**What you should do:** Transcribe, without alteration, the line that includes "A 739 g quantity" and each line after it until the records end, omitting all that precede it.

**Data to examine:**

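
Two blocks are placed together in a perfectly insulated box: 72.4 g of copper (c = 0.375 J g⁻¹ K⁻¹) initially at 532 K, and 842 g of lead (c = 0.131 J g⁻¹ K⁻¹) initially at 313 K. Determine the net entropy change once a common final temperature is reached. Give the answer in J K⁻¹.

Energy balance: T_f = (m₁c₁T₁ + m₂c₂T₂)/(m₁c₁ + m₂c₂) = 356.26 K.
ΔS₁ = m₁c₁ ln(T_f/T₁) = 27.15 × ln(356.26/532) = -10.89 J/K.
ΔS₂ = m₂c₂ ln(T_f/T₂) = 110.302 × ln(356.26/313) = 14.28 J/K.
ΔS_total = -10.89 + 14.28 = 3.39 J/K.

ΔS_total = 3.39 J/K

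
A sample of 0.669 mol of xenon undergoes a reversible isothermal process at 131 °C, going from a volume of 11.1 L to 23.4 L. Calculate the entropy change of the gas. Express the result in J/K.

For an isothermal ideal gas ΔS_gas = nR ln(V₂/V₁) = 0.669 × 8.314 × ln(23.4/11.1) = 4.15 J/K.

ΔS_gas = 4.15 J/K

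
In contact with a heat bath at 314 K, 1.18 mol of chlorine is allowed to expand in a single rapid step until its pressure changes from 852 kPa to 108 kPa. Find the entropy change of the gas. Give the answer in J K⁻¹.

ΔS_gas = 20.3 J/K

Entropy is a state function, so ΔS_gas depends only on the end states.
For an isothermal ideal gas ΔS_gas = nR ln(P₁/P₂) = 1.18 × 8.314 × ln(852/108) = 20.3 J/K.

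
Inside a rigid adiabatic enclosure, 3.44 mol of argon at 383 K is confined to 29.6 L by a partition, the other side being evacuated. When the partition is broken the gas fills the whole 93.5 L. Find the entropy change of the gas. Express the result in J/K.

ΔS_gas = 32.9 J/K

No heat is exchanged and no work is done, so the ideal-gas temperature stays constant.
Entropy is a state function; using a reversible isothermal path, ΔS_gas = nR ln(V₂/V₁) = 3.44 × 8.314 × ln(93.5/29.6) = 32.9 J/K.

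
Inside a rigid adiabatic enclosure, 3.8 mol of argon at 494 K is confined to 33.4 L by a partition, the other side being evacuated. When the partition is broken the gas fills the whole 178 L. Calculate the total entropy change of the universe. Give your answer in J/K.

No heat is exchanged and no work is done, so the ideal-gas temperature stays constant.
Entropy is a state function; using a reversible isothermal path, ΔS_gas = nR ln(V₂/V₁) = 3.8 × 8.314 × ln(178/33.4) = 52.9 J/K.
The insulated surroundings exchange no heat, so ΔS_surr = 0 and ΔS_universe = ΔS_gas.

ΔS_universe = 52.9 J/K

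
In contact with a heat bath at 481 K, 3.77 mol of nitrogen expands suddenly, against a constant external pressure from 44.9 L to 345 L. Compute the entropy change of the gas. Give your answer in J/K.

Entropy is a state function, so ΔS_gas depends only on the end states.
For an isothermal ideal gas ΔS_gas = nR ln(V₂/V₁) = 3.77 × 8.314 × ln(345/44.9) = 63.9 J/K.

ΔS_gas = 63.9 J/K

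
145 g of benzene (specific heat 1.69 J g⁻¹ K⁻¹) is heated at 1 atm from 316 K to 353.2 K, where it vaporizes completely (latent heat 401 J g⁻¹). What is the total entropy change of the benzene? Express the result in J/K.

ΔS = 192 J/K

Warming step: ΔS₁ = m c ln(T_tr/T_i) = 145 × 1.69 × ln(353.2/316) = 27.27 J/K.
Phase change: ΔS₂ = +mL/T_tr = 145 × 401 / 353.2 = 164.6 J/K.
ΔS_total = (27.27) + (164.6) = 192 J/K.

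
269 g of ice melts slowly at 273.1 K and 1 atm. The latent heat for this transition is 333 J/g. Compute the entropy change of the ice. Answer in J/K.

Heat absorbed by the substance: Q = mL = 269 × 333 = 89577 J.
At constant T, ΔS = Q_rev/T = 89577 / 273.1 = 328 J/K.

ΔS = 328 J/K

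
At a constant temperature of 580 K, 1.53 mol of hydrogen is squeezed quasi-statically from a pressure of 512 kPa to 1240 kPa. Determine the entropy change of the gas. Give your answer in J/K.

For an isothermal ideal gas ΔS_gas = nR ln(P₁/P₂) = 1.53 × 8.314 × ln(512/1240) = -11.3 J/K.

ΔS_gas = -11.3 J/K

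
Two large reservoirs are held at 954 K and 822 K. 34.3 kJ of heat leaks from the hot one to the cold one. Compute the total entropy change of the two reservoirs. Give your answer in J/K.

ΔS_hot = −Q/T_H = −34300/954 = -35.954 J/K and ΔS_cold = +Q/T_C = 34300/822 = 41.727 J/K.
ΔS_total = -35.954 + 41.727 = 5.77 J/K, positive as the second law requires.

ΔS_total = 5.77 J/K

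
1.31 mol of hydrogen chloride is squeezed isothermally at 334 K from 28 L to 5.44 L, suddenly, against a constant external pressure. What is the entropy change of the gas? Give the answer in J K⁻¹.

ΔS_gas = -17.8 J/K

Entropy is a state function, so ΔS_gas depends only on the end states.
For an isothermal ideal gas ΔS_gas = nR ln(V₂/V₁) = 1.31 × 8.314 × ln(5.44/28) = -17.8 J/K.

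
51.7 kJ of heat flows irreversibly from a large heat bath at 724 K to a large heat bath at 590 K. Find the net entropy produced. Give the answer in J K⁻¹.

ΔS_hot = −Q/T_H = −51700/724 = -71.41 J/K and ΔS_cold = +Q/T_C = 51700/590 = 87.63 J/K.
ΔS_total = -71.41 + 87.63 = 16.2 J/K, positive as the second law requires.

ΔS_total = 16.2 J/K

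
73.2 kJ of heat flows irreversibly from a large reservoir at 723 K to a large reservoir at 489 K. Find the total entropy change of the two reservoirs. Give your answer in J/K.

ΔS_total = 48.4 J/K

ΔS_hot = −Q/T_H = −73200/723 = -101.245 J/K and ΔS_cold = +Q/T_C = 73200/489 = 149.693 J/K.
ΔS_total = -101.245 + 149.693 = 48.4 J/K, positive as the second law requires.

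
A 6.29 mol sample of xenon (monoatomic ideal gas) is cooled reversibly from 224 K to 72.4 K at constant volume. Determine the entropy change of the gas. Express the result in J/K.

At constant volume, ΔS = nC_V ln(T₂/T₁) with C_V = 3R/2 = 12.47 J mol⁻¹ K⁻¹.
ΔS = 6.29 × 12.47 × ln(72.4/224) = -88.6 J/K.

ΔS = -88.6 J/K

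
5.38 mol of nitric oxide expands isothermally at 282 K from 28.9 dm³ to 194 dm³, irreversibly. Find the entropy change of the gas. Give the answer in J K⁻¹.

ΔS_gas = 85.2 J/K

Entropy is a state function, so ΔS_gas depends only on the end states.
For an isothermal ideal gas ΔS_gas = nR ln(V₂/V₁) = 5.38 × 8.314 × ln(194/28.9) = 85.2 J/K.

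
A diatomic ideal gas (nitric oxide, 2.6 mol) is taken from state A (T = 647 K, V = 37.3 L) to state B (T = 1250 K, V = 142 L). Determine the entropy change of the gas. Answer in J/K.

ΔS = 64.5 J/K

Entropy is a state function: ΔS = nC_V ln(T₂/T₁) + nR ln(V₂/V₁), with C_V = 5R/2 = 20.79 J mol⁻¹ K⁻¹ for a diatomic ideal gas.
ΔS = 2.6 × [20.79 × ln(1250/647) + 8.314 × ln(142/37.3)] = 64.5 J/K.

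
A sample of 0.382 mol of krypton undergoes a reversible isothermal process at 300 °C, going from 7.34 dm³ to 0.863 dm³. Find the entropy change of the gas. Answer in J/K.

For an isothermal ideal gas ΔS_gas = nR ln(V₂/V₁) = 0.382 × 8.314 × ln(0.863/7.34) = -6.8 J/K.

ΔS_gas = -6.8 J/K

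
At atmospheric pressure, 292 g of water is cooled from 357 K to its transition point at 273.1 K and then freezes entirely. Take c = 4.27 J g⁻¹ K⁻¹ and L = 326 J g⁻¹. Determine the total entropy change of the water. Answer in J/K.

ΔS = -683 J/K

Cooling step: ΔS₁ = m c ln(T_tr/T_i) = 292 × 4.27 × ln(273.1/357) = -334 J/K.
Phase change: ΔS₂ = −mL/T_tr = −292 × 326 / 273.1 = -348.6 J/K.
ΔS_total = (-334) + (-348.6) = -683 J/K.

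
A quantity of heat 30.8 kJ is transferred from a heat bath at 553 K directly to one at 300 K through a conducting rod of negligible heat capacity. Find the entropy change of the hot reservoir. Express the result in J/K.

ΔS_hot = -55.7 J/K

The hot reservoir loses heat Q, so ΔS_hot = −Q/T_H = −30800/553 = -55.7 J/K.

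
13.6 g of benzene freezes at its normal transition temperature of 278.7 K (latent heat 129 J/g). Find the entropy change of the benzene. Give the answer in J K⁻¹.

Heat released by the substance: Q = −mL = −13.6 × 129 = −1754.4 J.
At constant T, ΔS = Q_rev/T = −1754.4 / 278.7 = -6.29 J/K.

ΔS = -6.29 J/K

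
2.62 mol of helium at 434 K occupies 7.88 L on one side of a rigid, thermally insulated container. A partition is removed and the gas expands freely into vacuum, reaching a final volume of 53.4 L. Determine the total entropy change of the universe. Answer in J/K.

ΔS_universe = 41.7 J/K

For an ideal gas in free expansion Q = 0 and W = 0, so T is unchanged.
Entropy is a state function; using a reversible isothermal path, ΔS_gas = nR ln(V₂/V₁) = 2.62 × 8.314 × ln(53.4/7.88) = 41.7 J/K.
The insulated surroundings exchange no heat, so ΔS_surr = 0 and ΔS_universe = ΔS_gas.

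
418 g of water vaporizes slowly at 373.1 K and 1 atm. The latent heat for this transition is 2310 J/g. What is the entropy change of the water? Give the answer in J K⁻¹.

Heat absorbed by the substance: Q = mL = 418 × 2310 = 965580 J.
At constant T, ΔS = Q_rev/T = 965580 / 373.1 = 2590 J/K.

ΔS = 2590 J/K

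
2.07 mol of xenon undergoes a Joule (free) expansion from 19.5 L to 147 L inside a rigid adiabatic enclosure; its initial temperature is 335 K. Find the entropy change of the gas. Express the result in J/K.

ΔS_gas = 34.8 J/K

For an ideal gas in free expansion Q = 0 and W = 0, so T is unchanged.
Entropy is a state function; using a reversible isothermal path, ΔS_gas = nR ln(V₂/V₁) = 2.07 × 8.314 × ln(147/19.5) = 34.8 J/K.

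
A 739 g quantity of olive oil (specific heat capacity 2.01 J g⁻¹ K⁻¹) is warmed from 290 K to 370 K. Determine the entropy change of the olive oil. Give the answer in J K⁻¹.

ΔS = ∫dQ_rev/T = m c ln(T₂/T₁) = 739 × 2.01 × ln(370/290) = 362 J/K.

ΔS = 362 J/K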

**Answer:**
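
A 739 g quantity of olive oil (specific heat capacity 2.01 J g⁻¹ K⁻¹) is warmed from 290 K to 370 K. Determine the entropy change of the olive oil. Give the answer in J K⁻¹.

ΔS = ∫dQ_rev/T = m c ln(T₂/T₁) = 739 × 2.01 × ln(370/290) = 362 J/K.

ΔS = 362 J/K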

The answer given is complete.